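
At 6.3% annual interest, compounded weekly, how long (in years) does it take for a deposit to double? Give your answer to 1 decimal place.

(1 + 0.00121154)^(52t) = 2.
52t = ln 2 / ln(1 + 0.00121154) ≈ 0.69315/0.00121081 ≈ 572.4680.
t ≈ 11.0090.

11.0 years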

================================

* WHAT IS EXPECTED:
All of the data above needs to be written out again, exactly.

* EXPECTED ANSWER:
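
At 6.3% annual interest, compounded weekly, how long (in years) does it take for a deposit to double? Give your answer to 1 decimal place.

(1 + 0.00121154)^(52t) = 2.
52t = ln 2 / ln(1 + 0.00121154) ≈ 0.69315/0.00121081 ≈ 572.4680.
t ≈ 11.0090.

11.0 years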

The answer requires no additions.